## Dataset entries:

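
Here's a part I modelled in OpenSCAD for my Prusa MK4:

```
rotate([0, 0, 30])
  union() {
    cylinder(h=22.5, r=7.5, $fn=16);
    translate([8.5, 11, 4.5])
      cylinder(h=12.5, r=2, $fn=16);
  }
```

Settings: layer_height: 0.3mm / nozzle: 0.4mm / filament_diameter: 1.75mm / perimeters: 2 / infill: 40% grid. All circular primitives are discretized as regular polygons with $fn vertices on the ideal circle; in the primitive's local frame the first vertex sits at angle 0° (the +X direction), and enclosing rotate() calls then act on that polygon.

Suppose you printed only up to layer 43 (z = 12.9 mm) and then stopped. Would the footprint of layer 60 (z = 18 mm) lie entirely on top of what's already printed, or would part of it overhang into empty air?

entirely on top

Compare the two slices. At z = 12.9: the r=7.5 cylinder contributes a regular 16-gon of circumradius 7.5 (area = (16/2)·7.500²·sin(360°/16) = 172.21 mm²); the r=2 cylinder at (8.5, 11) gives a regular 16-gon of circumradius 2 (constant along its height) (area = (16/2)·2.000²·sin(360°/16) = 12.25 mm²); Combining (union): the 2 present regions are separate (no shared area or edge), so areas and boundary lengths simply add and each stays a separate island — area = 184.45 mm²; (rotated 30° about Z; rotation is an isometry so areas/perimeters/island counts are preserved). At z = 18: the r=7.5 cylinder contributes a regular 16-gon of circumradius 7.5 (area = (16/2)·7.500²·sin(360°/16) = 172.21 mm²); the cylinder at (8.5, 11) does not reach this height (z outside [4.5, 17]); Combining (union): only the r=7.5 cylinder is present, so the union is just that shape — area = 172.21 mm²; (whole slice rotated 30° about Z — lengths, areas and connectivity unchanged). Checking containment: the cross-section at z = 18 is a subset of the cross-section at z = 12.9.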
* * *
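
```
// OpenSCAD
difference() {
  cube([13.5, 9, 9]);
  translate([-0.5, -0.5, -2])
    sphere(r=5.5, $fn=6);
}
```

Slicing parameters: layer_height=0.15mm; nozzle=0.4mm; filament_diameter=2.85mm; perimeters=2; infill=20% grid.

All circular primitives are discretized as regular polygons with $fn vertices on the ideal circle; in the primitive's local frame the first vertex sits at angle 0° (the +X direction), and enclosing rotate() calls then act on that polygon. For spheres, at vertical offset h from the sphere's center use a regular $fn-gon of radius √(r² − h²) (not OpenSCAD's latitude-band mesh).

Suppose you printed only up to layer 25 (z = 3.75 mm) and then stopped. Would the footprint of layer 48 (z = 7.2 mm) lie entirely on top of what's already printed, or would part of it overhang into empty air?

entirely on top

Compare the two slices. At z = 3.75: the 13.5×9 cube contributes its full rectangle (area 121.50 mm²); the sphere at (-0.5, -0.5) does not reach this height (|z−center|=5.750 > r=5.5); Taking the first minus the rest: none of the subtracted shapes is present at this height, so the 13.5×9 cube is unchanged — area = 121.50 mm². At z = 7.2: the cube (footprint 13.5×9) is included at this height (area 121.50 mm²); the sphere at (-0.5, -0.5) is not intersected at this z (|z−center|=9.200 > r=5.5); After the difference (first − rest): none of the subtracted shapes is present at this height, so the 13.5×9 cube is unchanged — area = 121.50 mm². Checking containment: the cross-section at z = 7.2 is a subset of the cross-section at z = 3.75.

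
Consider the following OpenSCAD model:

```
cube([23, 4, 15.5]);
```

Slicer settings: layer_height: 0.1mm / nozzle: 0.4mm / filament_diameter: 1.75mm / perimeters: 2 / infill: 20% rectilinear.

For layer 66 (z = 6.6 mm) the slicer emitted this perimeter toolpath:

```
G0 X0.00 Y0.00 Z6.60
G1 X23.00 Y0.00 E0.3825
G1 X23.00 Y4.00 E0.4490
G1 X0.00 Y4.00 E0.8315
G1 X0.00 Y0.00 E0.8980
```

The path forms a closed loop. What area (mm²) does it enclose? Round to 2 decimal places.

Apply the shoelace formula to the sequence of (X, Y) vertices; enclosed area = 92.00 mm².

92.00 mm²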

## Task to complete:
Which lines above hold the string "OpenSCAD"? Please copy all of them.

## Task answer:
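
Here's a part I modelled in OpenSCAD for my Prusa MK4:
// OpenSCAD
All circular primitives are discretized as regular polygons with $fn vertices on the ideal circle; in the primitive's local frame the first vertex sits at angle 0° (the +X direction), and enclosing rotate() calls then act on that polygon. For spheres, at vertical offset h from the sphere's center use a regular $fn-gon of radius √(r² − h²) (not OpenSCAD's latitude-band mesh).
Consider the following OpenSCAD model: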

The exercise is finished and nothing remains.